In the listing below, a line holding "- Goods exports: 4312.2" and a line holding "The net current transfers figure" mark the range. Retype both exactly, with all lines between them.
═══ RAW DATA
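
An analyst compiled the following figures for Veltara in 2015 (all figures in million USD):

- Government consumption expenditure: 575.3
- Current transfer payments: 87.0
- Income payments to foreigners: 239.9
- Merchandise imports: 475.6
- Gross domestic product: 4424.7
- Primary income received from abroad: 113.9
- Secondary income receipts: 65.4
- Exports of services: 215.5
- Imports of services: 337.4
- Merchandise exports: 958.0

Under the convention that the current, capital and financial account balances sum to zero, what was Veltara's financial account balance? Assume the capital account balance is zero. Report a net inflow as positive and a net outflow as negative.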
══════
═══ RAW DATA
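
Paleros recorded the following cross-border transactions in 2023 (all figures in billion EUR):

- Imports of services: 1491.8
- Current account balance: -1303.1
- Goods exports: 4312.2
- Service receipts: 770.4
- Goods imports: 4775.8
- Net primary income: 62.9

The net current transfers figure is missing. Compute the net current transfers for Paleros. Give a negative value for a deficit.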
══════
• EXERCISE ANSWER
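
- Goods exports: 4312.2
- Service receipts: 770.4
- Goods imports: 4775.8
- Net primary income: 62.9

The net current transfers figure is missing. Compute the net current transfers for Paleros. Give a negative value for a deficit.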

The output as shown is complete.